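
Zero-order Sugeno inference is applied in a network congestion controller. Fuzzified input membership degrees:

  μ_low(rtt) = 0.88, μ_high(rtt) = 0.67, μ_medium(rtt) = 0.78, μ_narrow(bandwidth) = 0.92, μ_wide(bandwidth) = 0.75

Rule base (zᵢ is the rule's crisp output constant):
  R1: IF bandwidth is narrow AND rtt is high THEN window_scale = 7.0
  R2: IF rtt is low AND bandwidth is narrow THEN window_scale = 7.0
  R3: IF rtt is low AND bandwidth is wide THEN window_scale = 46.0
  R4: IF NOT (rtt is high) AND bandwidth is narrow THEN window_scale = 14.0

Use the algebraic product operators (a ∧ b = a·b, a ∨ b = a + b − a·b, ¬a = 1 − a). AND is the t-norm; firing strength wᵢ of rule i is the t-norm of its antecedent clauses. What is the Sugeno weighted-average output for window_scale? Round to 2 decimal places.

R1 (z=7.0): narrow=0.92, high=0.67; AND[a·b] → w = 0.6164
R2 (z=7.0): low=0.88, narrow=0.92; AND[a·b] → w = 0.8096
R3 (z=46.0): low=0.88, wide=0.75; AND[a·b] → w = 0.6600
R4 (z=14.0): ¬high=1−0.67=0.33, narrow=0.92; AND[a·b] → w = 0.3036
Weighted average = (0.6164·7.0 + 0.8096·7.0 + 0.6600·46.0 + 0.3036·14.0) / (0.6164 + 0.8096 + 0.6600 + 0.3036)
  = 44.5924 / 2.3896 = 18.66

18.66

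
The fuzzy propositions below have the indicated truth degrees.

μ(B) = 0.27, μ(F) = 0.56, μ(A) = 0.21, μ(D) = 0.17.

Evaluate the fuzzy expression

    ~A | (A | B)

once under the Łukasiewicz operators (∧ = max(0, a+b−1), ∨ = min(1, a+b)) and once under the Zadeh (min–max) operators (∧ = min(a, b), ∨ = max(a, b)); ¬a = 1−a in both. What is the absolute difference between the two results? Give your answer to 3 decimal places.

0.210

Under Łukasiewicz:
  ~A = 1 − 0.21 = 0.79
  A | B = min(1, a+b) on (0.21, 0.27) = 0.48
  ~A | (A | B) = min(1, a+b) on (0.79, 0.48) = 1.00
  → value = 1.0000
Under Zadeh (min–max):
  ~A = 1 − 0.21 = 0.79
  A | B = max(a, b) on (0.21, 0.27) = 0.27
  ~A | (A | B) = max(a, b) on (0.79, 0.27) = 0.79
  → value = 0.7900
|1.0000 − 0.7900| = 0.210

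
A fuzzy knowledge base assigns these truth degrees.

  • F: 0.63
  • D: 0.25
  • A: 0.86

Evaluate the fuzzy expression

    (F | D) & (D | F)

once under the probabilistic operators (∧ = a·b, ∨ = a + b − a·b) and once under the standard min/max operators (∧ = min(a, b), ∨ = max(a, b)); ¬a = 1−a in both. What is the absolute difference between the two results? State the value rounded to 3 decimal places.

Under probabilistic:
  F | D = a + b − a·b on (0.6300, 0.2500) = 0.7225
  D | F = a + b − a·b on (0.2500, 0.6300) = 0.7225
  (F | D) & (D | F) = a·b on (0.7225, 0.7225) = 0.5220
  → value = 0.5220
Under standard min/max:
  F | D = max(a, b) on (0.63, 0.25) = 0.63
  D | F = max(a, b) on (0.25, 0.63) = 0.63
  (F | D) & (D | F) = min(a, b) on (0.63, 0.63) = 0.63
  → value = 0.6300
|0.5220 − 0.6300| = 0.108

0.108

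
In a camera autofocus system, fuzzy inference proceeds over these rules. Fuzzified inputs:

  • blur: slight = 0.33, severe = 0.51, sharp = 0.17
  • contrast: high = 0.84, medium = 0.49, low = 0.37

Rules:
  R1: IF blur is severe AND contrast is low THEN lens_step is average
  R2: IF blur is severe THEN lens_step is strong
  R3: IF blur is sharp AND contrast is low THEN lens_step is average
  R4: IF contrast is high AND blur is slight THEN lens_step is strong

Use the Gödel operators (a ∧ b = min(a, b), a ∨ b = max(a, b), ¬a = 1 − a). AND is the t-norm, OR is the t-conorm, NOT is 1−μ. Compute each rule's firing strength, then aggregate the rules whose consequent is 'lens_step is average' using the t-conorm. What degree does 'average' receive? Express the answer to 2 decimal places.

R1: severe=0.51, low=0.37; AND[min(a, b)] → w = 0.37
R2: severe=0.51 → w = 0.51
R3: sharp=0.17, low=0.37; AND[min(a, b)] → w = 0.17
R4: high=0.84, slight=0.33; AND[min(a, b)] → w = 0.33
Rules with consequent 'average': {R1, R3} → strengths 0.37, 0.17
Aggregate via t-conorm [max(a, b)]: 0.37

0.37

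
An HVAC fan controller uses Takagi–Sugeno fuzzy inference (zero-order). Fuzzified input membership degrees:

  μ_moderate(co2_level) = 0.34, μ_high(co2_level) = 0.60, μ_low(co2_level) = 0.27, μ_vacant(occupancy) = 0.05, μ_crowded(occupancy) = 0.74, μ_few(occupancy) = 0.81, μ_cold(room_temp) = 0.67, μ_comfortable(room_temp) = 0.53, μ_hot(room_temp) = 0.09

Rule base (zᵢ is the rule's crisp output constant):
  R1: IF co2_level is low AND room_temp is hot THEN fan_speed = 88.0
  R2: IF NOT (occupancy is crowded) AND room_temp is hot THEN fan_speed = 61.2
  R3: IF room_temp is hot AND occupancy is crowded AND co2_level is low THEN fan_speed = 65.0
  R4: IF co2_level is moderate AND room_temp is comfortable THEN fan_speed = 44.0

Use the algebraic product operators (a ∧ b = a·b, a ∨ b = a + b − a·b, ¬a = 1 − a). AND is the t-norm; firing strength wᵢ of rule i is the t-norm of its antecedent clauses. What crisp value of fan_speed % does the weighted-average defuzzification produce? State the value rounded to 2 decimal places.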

________

■ WHAT NEEDS TO BE DONE ■
All of the material needs to be reproduced exactly as it reads.

■ RESULT OF THIS TASK ■
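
Zero-order Sugeno inference is applied in a network congestion controller. Fuzzified input membership degrees:

  μ_low(rtt) = 0.88, μ_high(rtt) = 0.67, μ_medium(rtt) = 0.78, μ_narrow(bandwidth) = 0.92, μ_wide(bandwidth) = 0.75

Rule base (zᵢ is the rule's crisp output constant):
  R1: IF bandwidth is narrow AND rtt is high THEN window_scale = 7.0
  R2: IF rtt is low AND bandwidth is narrow THEN window_scale = 7.0
  R3: IF rtt is low AND bandwidth is wide THEN window_scale = 46.0
  R4: IF NOT (rtt is high) AND bandwidth is narrow THEN window_scale = 14.0

Use the algebraic product operators (a ∧ b = a·b, a ∨ b = a + b − a·b, ¬a = 1 − a). AND is the t-norm; firing strength wᵢ of rule i is the t-norm of its antecedent clauses. What is the Sugeno weighted-average output for window_scale? Round to 2 decimal places.

R1 (z=7.0): narrow=0.92, high=0.67; AND[a·b] → w = 0.6164
R2 (z=7.0): low=0.88, narrow=0.92; AND[a·b] → w = 0.8096
R3 (z=46.0): low=0.88, wide=0.75; AND[a·b] → w = 0.6600
R4 (z=14.0): ¬high=1−0.67=0.33, narrow=0.92; AND[a·b] → w = 0.3036
Weighted average = (0.6164·7.0 + 0.8096·7.0 + 0.6600·46.0 + 0.3036·14.0) / (0.6164 + 0.8096 + 0.6600 + 0.3036)
  = 44.5924 / 2.3896 = 18.66

18.66

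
The fuzzy propositions below have the indicated truth degrees.

μ(B) = 0.27, μ(F) = 0.56, μ(A) = 0.21, μ(D) = 0.17.

Evaluate the fuzzy expression

    ~A | (A | B)

once under the Łukasiewicz operators (∧ = max(0, a+b−1), ∨ = min(1, a+b)) and once under the Zadeh (min–max) operators (∧ = min(a, b), ∨ = max(a, b)); ¬a = 1−a in both. What is the absolute difference between the two results? Give your answer to 3 decimal places.

0.210

Under Łukasiewicz:
  ~A = 1 − 0.21 = 0.79
  A | B = min(1, a+b) on (0.21, 0.27) = 0.48
  ~A | (A | B) = min(1, a+b) on (0.79, 0.48) = 1.00
  → value = 1.0000
Under Zadeh (min–max):
  ~A = 1 − 0.21 = 0.79
  A | B = max(a, b) on (0.21, 0.27) = 0.27
  ~A | (A | B) = max(a, b) on (0.79, 0.27) = 0.79
  → value = 0.7900
|1.0000 − 0.7900| = 0.210

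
A fuzzy knowledge base assigns these truth degrees.

  • F: 0.63
  • D: 0.25
  • A: 0.86

Evaluate the fuzzy expression

    (F | D) & (D | F)

once under the probabilistic operators (∧ = a·b, ∨ = a + b − a·b) and once under the standard min/max operators (∧ = min(a, b), ∨ = max(a, b)); ¬a = 1−a in both. What is the absolute difference between the two results? State the value rounded to 3 decimal places.

Under probabilistic:
  F | D = a + b − a·b on (0.6300, 0.2500) = 0.7225
  D | F = a + b − a·b on (0.2500, 0.6300) = 0.7225
  (F | D) & (D | F) = a·b on (0.7225, 0.7225) = 0.5220
  → value = 0.5220
Under standard min/max:
  F | D = max(a, b) on (0.63, 0.25) = 0.63
  D | F = max(a, b) on (0.25, 0.63) = 0.63
  (F | D) & (D | F) = min(a, b) on (0.63, 0.63) = 0.63
  → value = 0.6300
|0.5220 − 0.6300| = 0.108

0.108

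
In a camera autofocus system, fuzzy inference proceeds over these rules. Fuzzified inputs:

  • blur: slight = 0.33, severe = 0.51, sharp = 0.17
  • contrast: high = 0.84, medium = 0.49, low = 0.37

Rules:
  R1: IF blur is severe AND contrast is low THEN lens_step is average
  R2: IF blur is severe THEN lens_step is strong
  R3: IF blur is sharp AND contrast is low THEN lens_step is average
  R4: IF contrast is high AND blur is slight THEN lens_step is strong

Use the Gödel operators (a ∧ b = min(a, b), a ∨ b = max(a, b), ¬a = 1 − a). AND is the t-norm, OR is the t-conorm, NOT is 1−μ. Compute each rule's firing strength, then aggregate the rules whose consequent is 'lens_step is average' using the t-conorm. What degree does 'average' receive? Express the answer to 2 decimal places.

R1: severe=0.51, low=0.37; AND[min(a, b)] → w = 0.37
R2: severe=0.51 → w = 0.51
R3: sharp=0.17, low=0.37; AND[min(a, b)] → w = 0.17
R4: high=0.84, slight=0.33; AND[min(a, b)] → w = 0.33
Rules with consequent 'average': {R1, R3} → strengths 0.37, 0.17
Aggregate via t-conorm [max(a, b)]: 0.37

0.37

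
An HVAC fan controller uses Takagi–Sugeno fuzzy inference (zero-order). Fuzzified input membership degrees:

  μ_moderate(co2_level) = 0.34, μ_high(co2_level) = 0.60, μ_low(co2_level) = 0.27, μ_vacant(occupancy) = 0.05, μ_crowded(occupancy) = 0.74, μ_few(occupancy) = 0.81, μ_cold(room_temp) = 0.67, μ_comfortable(room_temp) = 0.53, μ_hot(room_temp) = 0.09

Rule base (zᵢ is the rule's crisp output constant):
  R1: IF co2_level is low AND room_temp is hot THEN fan_speed = 88.0
  R2: IF NOT (occupancy is crowded) AND room_temp is hot THEN fan_speed = 61.2
  R3: IF room_temp is hot AND occupancy is crowded AND co2_level is low THEN fan_speed = 65.0
  R4: IF co2_level is moderate AND room_temp is comfortable THEN fan_speed = 44.0

Use the algebraic product operators (a ∧ b = a·b, a ∨ b = a + b − a·b, ¬a = 1 − a). AND is the t-norm; firing strength wᵢ of rule i is the t-norm of its antecedent clauses. What crisp value of fan_speed % does the weighted-average defuzzification produce? State the value rounded to 2 decimal places.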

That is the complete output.